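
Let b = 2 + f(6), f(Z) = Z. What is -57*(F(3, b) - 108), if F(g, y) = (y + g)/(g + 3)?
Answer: 12103/2 ≈ 6051.5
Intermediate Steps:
b = 8 (b = 2 + 6 = 8)
F(g, y) = (g + y)/(3 + g)
-57*(F(3, b) - 108) = -57*((3 + 8)/(3 + 3) - 108) = -57*(11/6 - 108) = -57*(-637/6) = 12103/2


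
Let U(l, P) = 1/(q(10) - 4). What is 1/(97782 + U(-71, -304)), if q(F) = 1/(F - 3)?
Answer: 27/2640107 ≈ 1.0227e-5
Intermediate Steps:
q(F) = 1/(-3 + F)
U(l, P) = -7/27 (U(l, P) = 1/(1/(-3 + 10) - 4) = 1/(1/7 - 4) = 1/(⅐ - 4) = 1/(-27/7) = -7/27)
1/(97782 + U(-71, -304)) = 1/(97782 - 7/27) = 1/(2640107/27) = 27/2640107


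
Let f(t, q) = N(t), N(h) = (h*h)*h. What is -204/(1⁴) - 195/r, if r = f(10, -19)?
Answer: -40839/200 ≈ -204.20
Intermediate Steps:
N(h) = h³ (N(h) = h²*h = h³)
f(t, q) = t³
r = 1000 (r = 10³ = 1000)
-204/(1⁴) - 195/r = -204/(1⁴) - 195/1000 = -204/1 - 195*1/1000 = -204*1 - 39/200 = -204 - 39/200 = -40839/200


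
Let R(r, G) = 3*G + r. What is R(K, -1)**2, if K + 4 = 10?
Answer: 9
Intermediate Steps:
K = 6 (K = -4 + 10 = 6)
R(r, G) = r + 3*G
R(K, -1)**2 = (6 + 3*(-1))**2 = (6 - 3)**2 = 3**2 = 9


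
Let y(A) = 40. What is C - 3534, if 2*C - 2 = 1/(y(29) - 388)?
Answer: -2458969/696 ≈ -3533.0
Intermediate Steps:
C = 695/696 (C = 1 + 1/(2*(40 - 388)) = 1 + (½)/(-348) = 1 + (½)*(-1/348) = 1 - 1/696 = 695/696 ≈ 0.99856)
C - 3534 = 695/696 - 3534 = -2458969/696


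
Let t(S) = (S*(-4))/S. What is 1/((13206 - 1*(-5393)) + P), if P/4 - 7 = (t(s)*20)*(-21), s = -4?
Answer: 1/25347 ≈ 3.9452e-5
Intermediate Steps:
t(S) = -4 (t(S) = (-4*S)/S = -4)
P = 6748 (P = 28 + 4*(-4*20*(-21)) = 28 + 4*(-80*(-21)) = 28 + 4*1680 = 28 + 6720 = 6748)
1/((13206 - 1*(-5393)) + P) = 1/((13206 - 1*(-5393)) + 6748) = 1/((13206 + 5393) + 6748) = 1/(18599 + 6748) = 1/25347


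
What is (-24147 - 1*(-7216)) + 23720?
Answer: 6789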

+ + + + +

* [Problem requirements]: In full and without error, restate the data.

* [Your response]:
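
Let b = 2 + f(6), f(Z) = Z. What is -57*(F(3, b) - 108), if F(g, y) = (y + g)/(g + 3)?
Answer: 12103/2 ≈ 6051.5
Intermediate Steps:
b = 8 (b = 2 + 6 = 8)
F(g, y) = (g + y)/(3 + g)
-57*(F(3, b) - 108) = -57*((3 + 8)/(3 + 3) - 108) = -57*(11/6 - 108) = -57*(-637/6) = 12103/2


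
Let U(l, P) = 1/(q(10) - 4). What is 1/(97782 + U(-71, -304)), if q(F) = 1/(F - 3)?
Answer: 27/2640107 ≈ 1.0227e-5
Intermediate Steps:
q(F) = 1/(-3 + F)
U(l, P) = -7/27 (U(l, P) = 1/(1/(-3 + 10) - 4) = 1/(1/7 - 4) = 1/(⅐ - 4) = 1/(-27/7) = -7/27)
1/(97782 + U(-71, -304)) = 1/(97782 - 7/27) = 1/(2640107/27) = 27/2640107


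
Let f(t, q) = N(t), N(h) = (h*h)*h. What is -204/(1⁴) - 195/r, if r = f(10, -19)?
Answer: -40839/200 ≈ -204.20
Intermediate Steps:
N(h) = h³ (N(h) = h²*h = h³)
f(t, q) = t³
r = 1000 (r = 10³ = 1000)
-204/(1⁴) - 195/r = -204/(1⁴) - 195/1000 = -204/1 - 195*1/1000 = -204*1 - 39/200 = -204 - 39/200 = -40839/200


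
Let R(r, G) = 3*G + r. What is R(K, -1)**2, if K + 4 = 10?
Answer: 9
Intermediate Steps:
K = 6 (K = -4 + 10 = 6)
R(r, G) = r + 3*G
R(K, -1)**2 = (6 + 3*(-1))**2 = (6 - 3)**2 = 3**2 = 9


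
Let y(A) = 40. What is C - 3534, if 2*C - 2 = 1/(y(29) - 388)?
Answer: -2458969/696 ≈ -3533.0
Intermediate Steps:
C = 695/696 (C = 1 + 1/(2*(40 - 388)) = 1 + (½)/(-348) = 1 + (½)*(-1/348) = 1 - 1/696 = 695/696 ≈ 0.99856)
C - 3534 = 695/696 - 3534 = -2458969/696


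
Let t(S) = (S*(-4))/S. What is 1/((13206 - 1*(-5393)) + P), if P/4 - 7 = (t(s)*20)*(-21), s = -4?
Answer: 1/25347 ≈ 3.9452e-5
Intermediate Steps:
t(S) = -4 (t(S) = (-4*S)/S = -4)
P = 6748 (P = 28 + 4*(-4*20*(-21)) = 28 + 4*(-80*(-21)) = 28 + 4*1680 = 28 + 6720 = 6748)
1/((13206 - 1*(-5393)) + P) = 1/((13206 - 1*(-5393)) + 6748) = 1/((13206 + 5393) + 6748) = 1/(18599 + 6748) = 1/25347


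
What is (-24147 - 1*(-7216)) + 23720?
Answer: 6789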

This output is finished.